WHAT THE TASK REQUIRES:
Entries must be copied exactly, with nothing left out.

WORKING DATA:
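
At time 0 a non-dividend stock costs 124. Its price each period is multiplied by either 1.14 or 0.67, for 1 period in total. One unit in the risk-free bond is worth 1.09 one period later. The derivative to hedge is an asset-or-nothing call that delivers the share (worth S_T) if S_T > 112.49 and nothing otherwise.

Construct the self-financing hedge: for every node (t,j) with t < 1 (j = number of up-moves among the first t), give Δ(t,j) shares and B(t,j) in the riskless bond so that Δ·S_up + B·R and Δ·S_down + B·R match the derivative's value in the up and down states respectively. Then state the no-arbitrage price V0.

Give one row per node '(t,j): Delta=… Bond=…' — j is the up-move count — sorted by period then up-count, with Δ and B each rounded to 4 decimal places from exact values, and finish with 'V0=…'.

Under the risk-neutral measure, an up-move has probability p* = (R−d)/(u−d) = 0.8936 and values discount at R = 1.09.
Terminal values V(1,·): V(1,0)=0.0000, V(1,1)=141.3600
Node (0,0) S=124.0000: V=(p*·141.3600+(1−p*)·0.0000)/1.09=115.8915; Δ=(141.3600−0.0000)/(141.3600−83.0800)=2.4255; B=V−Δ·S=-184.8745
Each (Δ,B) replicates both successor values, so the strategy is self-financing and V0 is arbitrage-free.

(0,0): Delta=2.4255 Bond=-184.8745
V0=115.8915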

COMPLETED EXERCISE:
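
At time 0 a non-dividend stock costs 124. Its price each period is multiplied by either 1.14 or 0.67, for 1 period in total. One unit in the risk-free bond is worth 1.09 one period later. The derivative to hedge is an asset-or-nothing call that delivers the share (worth S_T) if S_T > 112.49 and nothing otherwise.

Construct the self-financing hedge: for every node (t,j) with t < 1 (j = number of up-moves among the first t), give Δ(t,j) shares and B(t,j) in the riskless bond so that Δ·S_up + B·R and Δ·S_down + B·R match the derivative's value in the up and down states respectively. Then state the no-arbitrage price V0.

Give one row per node '(t,j): Delta=… Bond=…' — j is the up-move count — sorted by period then up-count, with Δ and B each rounded to 4 decimal places from exact values, and finish with 'V0=…'.

Under the risk-neutral measure, an up-move has probability p* = (R−d)/(u−d) = 0.8936 and values discount at R = 1.09.
Terminal values V(1,·): V(1,0)=0.0000, V(1,1)=141.3600
Node (0,0) S=124.0000: V=(p*·141.3600+(1−p*)·0.0000)/1.09=115.8915; Δ=(141.3600−0.0000)/(141.3600−83.0800)=2.4255; B=V−Δ·S=-184.8745
Each (Δ,B) replicates both successor values, so the strategy is self-financing and V0 is arbitrage-free.

(0,0): Delta=2.4255 Bond=-184.8745
V0=115.8915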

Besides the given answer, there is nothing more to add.